Data for the task: Begin
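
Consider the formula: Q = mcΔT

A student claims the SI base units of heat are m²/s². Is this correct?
Units of each symbol in Q = mcΔT:
  m (mass): kg
  c (specific heat capacity, in J/(kg·K)): m²/(s²·K)
  ΔT (temperature change): K

Multiplying the contributions: [kg] · [m²/(s²·K)] · [K]
Adding exponents of each base unit: kg: 1, m: 2, s: -2
SI base units of heat: kg·m²/s²

The claimed units m²/s² (exponents m: 2, s: -2) do not match the derived units kg·m²/s² (exponents kg: 1, m: 2, s: -2), so the claim is incorrect.

Answer: No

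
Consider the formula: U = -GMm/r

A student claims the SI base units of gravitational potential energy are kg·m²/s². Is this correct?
Units of each symbol in U = -GMm/r:
  G (gravitational constant): m³/(kg·s²)
  M (mass): kg
  m (mass): kg
  r (distance): m  → in the denominator, contributes 1/m
  The minus sign does not affect the units.

Multiplying the contributions: [m³/(kg·s²)] · [kg] · [kg] · [1/m]
Adding exponents of each base unit: kg: 1, m: 2, s: -2
SI base units of gravitational potential energy: kg·m²/s²

The claimed units kg·m²/s² match the derived units, so the claim is correct.

Answer: Yes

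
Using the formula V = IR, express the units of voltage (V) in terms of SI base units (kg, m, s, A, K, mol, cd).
Units of each symbol in V = IR:
  I (current): A
  R (resistance, in ohms): kg·m²/(s³·A²)

Multiplying the contributions: [A] · [kg·m²/(s³·A²)]
Adding exponents of each base unit: kg: 1, m: 2, s: -3, A: -1
SI base units of voltage: kg·m²/(s³·A)

Answer: kg·m²/(s³·A)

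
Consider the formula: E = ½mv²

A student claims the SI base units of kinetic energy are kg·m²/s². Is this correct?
Units of each symbol in E = ½mv²:
  m (mass): kg
  v (speed): m/s  → to the power 2, contributes m²/s²
  The factor ½ is dimensionless.

Multiplying the contributions: [kg] · [m²/s²]
Adding exponents of each base unit: kg: 1, m: 2, s: -2
SI base units of kinetic energy: kg·m²/s²

The claimed units kg·m²/s² match the derived units, so the claim is correct.

Answer: Yes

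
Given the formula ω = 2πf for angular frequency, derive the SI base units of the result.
Units of each symbol in ω = 2πf:
  f (frequency): 1/s
  The factor 2π is dimensionless.

Multiplying the contributions: [1/s]
Adding exponents of each base unit: s: -1
SI base units of angular frequency: 1/s

Answer: 1/s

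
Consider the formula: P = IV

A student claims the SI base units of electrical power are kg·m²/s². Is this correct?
Units of each symbol in P = IV:
  I (current): A
  V (voltage, in volts): kg·m²/(s³·A)

Multiplying the contributions: [A] · [kg·m²/(s³·A)]
Adding exponents of each base unit: kg: 1, m: 2, s: -3
SI base units of electrical power: kg·m²/s³

The claimed units kg·m²/s² (exponents kg: 1, m: 2, s: -2) do not match the derived units kg·m²/s³ (exponents kg: 1, m: 2, s: -3), so the claim is incorrect.

Answer: No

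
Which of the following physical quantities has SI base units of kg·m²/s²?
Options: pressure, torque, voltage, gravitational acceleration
Checking the SI base units of each option:
  pressure (P = F/A): kg/(m·s²)  ✗
  torque (τ = Fr): kg·m²/s²  ✓ matches
  voltage (V = IR): kg·m²/(s³·A)  ✗
  gravitational acceleration (g = GM/r²): m/s²  ✗

Only torque has units kg·m²/s².

Answer: torque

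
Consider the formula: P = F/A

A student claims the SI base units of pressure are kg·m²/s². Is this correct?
Units of each symbol in P = F/A:
  F (force): kg·m/s²
  A (area): m²  → in the denominator, contributes 1/m²

Multiplying the contributions: [kg·m/s²] · [1/m²]
Adding exponents of each base unit: kg: 1, m: -1, s: -2
SI base units of pressure: kg/(m·s²)

The claimed units kg·m²/s² (exponents kg: 1, m: 2, s: -2) do not match the derived units kg/(m·s²) (exponents kg: 1, m: -1, s: -2), so the claim is incorrect.

Answer: No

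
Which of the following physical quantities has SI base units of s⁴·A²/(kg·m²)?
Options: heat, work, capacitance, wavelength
Checking the SI base units of each option:
  heat (Q = mcΔT): kg·m²/s²  ✗
  work (W = Fd): kg·m²/s²  ✗
  capacitance (C = Q/V): s⁴·A²/(kg·m²)  ✓ matches
  wavelength (λ = v/f): m  ✗

Only capacitance has units s⁴·A²/(kg·m²).

Answer: capacitance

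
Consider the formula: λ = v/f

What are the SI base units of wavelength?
Units of each symbol in λ = v/f:
  v (wave speed): m/s
  f (frequency): 1/s  → in the denominator, contributes s

Multiplying the contributions: [m/s] · [s]
Adding exponents of each base unit: m: 1
SI base units of wavelength: m

Answer: m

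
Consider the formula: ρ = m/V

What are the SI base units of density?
Units of each symbol in ρ = m/V:
  m (mass): kg
  V (volume): m³  → in the denominator, contributes 1/m³

Multiplying the contributions: [kg] · [1/m³]
Adding exponents of each base unit: kg: 1, m: -3
SI base units of density: kg/m³

Answer: kg/m³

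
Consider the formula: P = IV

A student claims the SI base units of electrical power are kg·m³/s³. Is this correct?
Units of each symbol in P = IV:
  I (current): A
  V (voltage, in volts): kg·m²/(s³·A)

Multiplying the contributions: [A] · [kg·m²/(s³·A)]
Adding exponents of each base unit: kg: 1, m: 2, s: -3
SI base units of electrical power: kg·m²/s³

The claimed units kg·m³/s³ (exponents kg: 1, m: 3, s: -3) do not match the derived units kg·m²/s³ (exponents kg: 1, m: 2, s: -3), so the claim is incorrect.

Answer: No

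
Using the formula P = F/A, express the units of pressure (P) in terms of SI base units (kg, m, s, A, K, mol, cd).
Units of each symbol in P = F/A:
  F (force): kg·m/s²
  A (area): m²  → in the denominator, contributes 1/m²

Multiplying the contributions: [kg·m/s²] · [1/m²]
Adding exponents of each base unit: kg: 1, m: -1, s: -2
SI base units of pressure: kg/(m·s²)

Answer: kg/(m·s²)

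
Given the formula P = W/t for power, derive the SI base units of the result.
Units of each symbol in P = W/t:
  W (work): kg·m²/s²
  t (time): s  → in the denominator, contributes 1/s

Multiplying the contributions: [kg·m²/s²] · [1/s]
Adding exponents of each base unit: kg: 1, m: 2, s: -3
SI base units of power: kg·m²/s³

Answer: kg·m²/s³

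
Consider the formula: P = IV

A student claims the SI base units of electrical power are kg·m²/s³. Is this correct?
Units of each symbol in P = IV:
  I (current): A
  V (voltage, in volts): kg·m²/(s³·A)

Multiplying the contributions: [A] · [kg·m²/(s³·A)]
Adding exponents of each base unit: kg: 1, m: 2, s: -3
SI base units of electrical power: kg·m²/s³

The claimed units kg·m²/s³ match the derived units, so the claim is correct.

Answer: Yes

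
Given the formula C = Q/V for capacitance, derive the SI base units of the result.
Units of each symbol in C = Q/V:
  Q (charge, in coulombs): s·A
  V (voltage, in volts): kg·m²/(s³·A)  → in the denominator, contributes s³·A/(kg·m²)

Multiplying the contributions: [s·A] · [s³·A/(kg·m²)]
Adding exponents of each base unit: kg: -1, m: -2, s: 4, A: 2
SI base units of capacitance: s⁴·A²/(kg·m²)

Answer: s⁴·A²/(kg·m²)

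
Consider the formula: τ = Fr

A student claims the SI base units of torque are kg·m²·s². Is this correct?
Units of each symbol in τ = Fr:
  F (force): kg·m/s²
  r (lever arm): m

Multiplying the contributions: [kg·m/s²] · [m]
Adding exponents of each base unit: kg: 1, m: 2, s: -2
SI base units of torque: kg·m²/s²

The claimed units kg·m²·s² (exponents kg: 1, m: 2, s: 2) do not match the derived units kg·m²/s² (exponents kg: 1, m: 2, s: -2), so the claim is incorrect.

Answer: No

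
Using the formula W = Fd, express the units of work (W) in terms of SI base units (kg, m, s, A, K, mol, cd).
Units of each symbol in W = Fd:
  F (force): kg·m/s²
  d (displacement): m

Multiplying the contributions: [kg·m/s²] · [m]
Adding exponents of each base unit: kg: 1, m: 2, s: -2
SI base units of work: kg·m²/s²

Answer: kg·m²/s²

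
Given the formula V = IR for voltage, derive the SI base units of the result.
Units of each symbol in V = IR:
  I (current): A
  R (resistance, in ohms): kg·m²/(s³·A²)

Multiplying the contributions: [A] · [kg·m²/(s³·A²)]
Adding exponents of each base unit: kg: 1, m: 2, s: -3, A: -1
SI base units of voltage: kg·m²/(s³·A)

Answer: kg·m²/(s³·A)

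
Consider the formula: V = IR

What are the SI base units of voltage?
Units of each symbol in V = IR:
  I (current): A
  R (resistance, in ohms): kg·m²/(s³·A²)

Multiplying the contributions: [A] · [kg·m²/(s³·A²)]
Adding exponents of each base unit: kg: 1, m: 2, s: -3, A: -1
SI base units of voltage: kg·m²/(s³·A)

Answer: kg·m²/(s³·A)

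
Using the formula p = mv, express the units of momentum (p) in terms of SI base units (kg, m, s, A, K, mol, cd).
Units of each symbol in p = mv:
  m (mass): kg
  v (velocity): m/s

Multiplying the contributions: [kg] · [m/s]
Adding exponents of each base unit: kg: 1, m: 1, s: -1
SI base units of momentum: kg·m/s

Answer: kg·m/s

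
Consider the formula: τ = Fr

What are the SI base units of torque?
Units of each symbol in τ = Fr:
  F (force): kg·m/s²
  r (lever arm): m

Multiplying the contributions: [kg·m/s²] · [m]
Adding exponents of each base unit: kg: 1, m: 2, s: -2
SI base units of torque: kg·m²/s²

Answer: kg·m²/s²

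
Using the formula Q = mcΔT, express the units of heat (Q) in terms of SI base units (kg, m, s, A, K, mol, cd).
Units of each symbol in Q = mcΔT:
  m (mass): kg
  c (specific heat capacity, in J/(kg·K)): m²/(s²·K)
  ΔT (temperature change): K

Multiplying the contributions: [kg] · [m²/(s²·K)] · [K]
Adding exponents of each base unit: kg: 1, m: 2, s: -2
SI base units of heat: kg·m²/s²

Answer: kg·m²/s²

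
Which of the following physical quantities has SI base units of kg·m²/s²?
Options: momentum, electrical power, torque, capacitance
Checking the SI base units of each option:
  momentum (p = mv): kg·m/s  ✗
  electrical power (P = IV): kg·m²/s³  ✗
  torque (τ = Fr): kg·m²/s²  ✓ matches
  capacitance (C = Q/V): s⁴·A²/(kg·m²)  ✗

Only torque has units kg·m²/s².

Answer: torque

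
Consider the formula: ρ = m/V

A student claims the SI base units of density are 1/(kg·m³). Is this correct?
Units of each symbol in ρ = m/V:
  m (mass): kg
  V (volume): m³  → in the denominator, contributes 1/m³

Multiplying the contributions: [kg] · [1/m³]
Adding exponents of each base unit: kg: 1, m: -3
SI base units of density: kg/m³

The claimed units 1/(kg·m³) (exponents kg: -1, m: -3) do not match the derived units kg/m³ (exponents kg: 1, m: -3), so the claim is incorrect.

Answer: No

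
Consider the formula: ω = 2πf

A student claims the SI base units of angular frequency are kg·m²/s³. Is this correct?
Units of each symbol in ω = 2πf:
  f (frequency): 1/s
  The factor 2π is dimensionless.

Multiplying the contributions: [1/s]
Adding exponents of each base unit: s: -1
SI base units of angular frequency: 1/s

The claimed units kg·m²/s³ (exponents kg: 1, m: 2, s: -3) do not match the derived units 1/s (exponents s: -1), so the claim is incorrect.

Answer: No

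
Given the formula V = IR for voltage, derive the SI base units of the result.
Units of each symbol in V = IR:
  I (current): A
  R (resistance, in ohms): kg·m²/(s³·A²)

Multiplying the contributions: [A] · [kg·m²/(s³·A²)]
Adding exponents of each base unit: kg: 1, m: 2, s: -3, A: -1
SI base units of voltage: kg·m²/(s³·A)

Answer: kg·m²/(s³·A)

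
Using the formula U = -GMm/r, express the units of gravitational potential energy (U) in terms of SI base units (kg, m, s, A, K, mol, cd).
Units of each symbol in U = -GMm/r:
  G (gravitational constant): m³/(kg·s²)
  M (mass): kg
  m (mass): kg
  r (distance): m  → in the denominator, contributes 1/m
  The minus sign does not affect the units.

Multiplying the contributions: [m³/(kg·s²)] · [kg] · [kg] · [1/m]
Adding exponents of each base unit: kg: 1, m: 2, s: -2
SI base units of gravitational potential energy: kg·m²/s²

Answer: kg·m²/s²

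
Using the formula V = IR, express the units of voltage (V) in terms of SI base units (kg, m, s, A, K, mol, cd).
Units of each symbol in V = IR:
  I (current): A
  R (resistance, in ohms): kg·m²/(s³·A²)

Multiplying the contributions: [A] · [kg·m²/(s³·A²)]
Adding exponents of each base unit: kg: 1, m: 2, s: -3, A: -1
SI base units of voltage: kg·m²/(s³·A)

Answer: kg·m²/(s³·A)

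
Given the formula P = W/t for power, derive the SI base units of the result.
Units of each symbol in P = W/t:
  W (work): kg·m²/s²
  t (time): s  → in the denominator, contributes 1/s

Multiplying the contributions: [kg·m²/s²] · [1/s]
Adding exponents of each base unit: kg: 1, m: 2, s: -3
SI base units of power: kg·m²/s³

Answer: kg·m²/s³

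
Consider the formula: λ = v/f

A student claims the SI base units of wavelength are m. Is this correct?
Units of each symbol in λ = v/f:
  v (wave speed): m/s
  f (frequency): 1/s  → in the denominator, contributes s

Multiplying the contributions: [m/s] · [s]
Adding exponents of each base unit: m: 1
SI base units of wavelength: m

The claimed units m match the derived units, so the claim is correct.

Answer: Yes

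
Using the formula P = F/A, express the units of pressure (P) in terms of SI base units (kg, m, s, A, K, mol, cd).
Units of each symbol in P = F/A:
  F (force): kg·m/s²
  A (area): m²  → in the denominator, contributes 1/m²

Multiplying the contributions: [kg·m/s²] · [1/m²]
Adding exponents of each base unit: kg: 1, m: -1, s: -2
SI base units of pressure: kg/(m·s²)

Answer: kg/(m·s²)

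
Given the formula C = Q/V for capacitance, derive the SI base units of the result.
Units of each symbol in C = Q/V:
  Q (charge, in coulombs): s·A
  V (voltage, in volts): kg·m²/(s³·A)  → in the denominator, contributes s³·A/(kg·m²)

Multiplying the contributions: [s·A] · [s³·A/(kg·m²)]
Adding exponents of each base unit: kg: -1, m: -2, s: 4, A: 2
SI base units of capacitance: s⁴·A²/(kg·m²)

Answer: s⁴·A²/(kg·m²)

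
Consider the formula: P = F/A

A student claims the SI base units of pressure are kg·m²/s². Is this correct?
Units of each symbol in P = F/A:
  F (force): kg·m/s²
  A (area): m²  → in the denominator, contributes 1/m²

Multiplying the contributions: [kg·m/s²] · [1/m²]
Adding exponents of each base unit: kg: 1, m: -1, s: -2
SI base units of pressure: kg/(m·s²)

The claimed units kg·m²/s² (exponents kg: 1, m: 2, s: -2) do not match the derived units kg/(m·s²) (exponents kg: 1, m: -1, s: -2), so the claim is incorrect.

Answer: No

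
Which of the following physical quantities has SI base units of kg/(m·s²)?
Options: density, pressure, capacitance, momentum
Checking the SI base units of each option:
  density (ρ = m/V): kg/m³  ✗
  pressure (P = F/A): kg/(m·s²)  ✓ matches
  capacitance (C = Q/V): s⁴·A²/(kg·m²)  ✗
  momentum (p = mv): kg·m/s  ✗

Only pressure has units kg/(m·s²).

Answer: pressure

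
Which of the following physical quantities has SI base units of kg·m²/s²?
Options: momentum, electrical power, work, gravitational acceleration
Checking the SI base units of each option:
  momentum (p = mv): kg·m/s  ✗
  electrical power (P = IV): kg·m²/s³  ✗
  work (W = Fd): kg·m²/s²  ✓ matches
  gravitational acceleration (g = GM/r²): m/s²  ✗

Only work has units kg·m²/s².

Answer: work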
Data for the task: End
Work to complete – An exact copy of the lines from the one containing "Options: momentum, electrical power, work, gravitational" through the end of the entries is required, and nothing beyond them.

Task result –
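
Options: momentum, electrical power, work, gravitational acceleration
Checking the SI base units of each option:
  momentum (p = mv): kg·m/s  ✗
  electrical power (P = IV): kg·m²/s³  ✗
  work (W = Fd): kg·m²/s²  ✓ matches
  gravitational acceleration (g = GM/r²): m/s²  ✗

Only work has units kg·m²/s².

Answer: work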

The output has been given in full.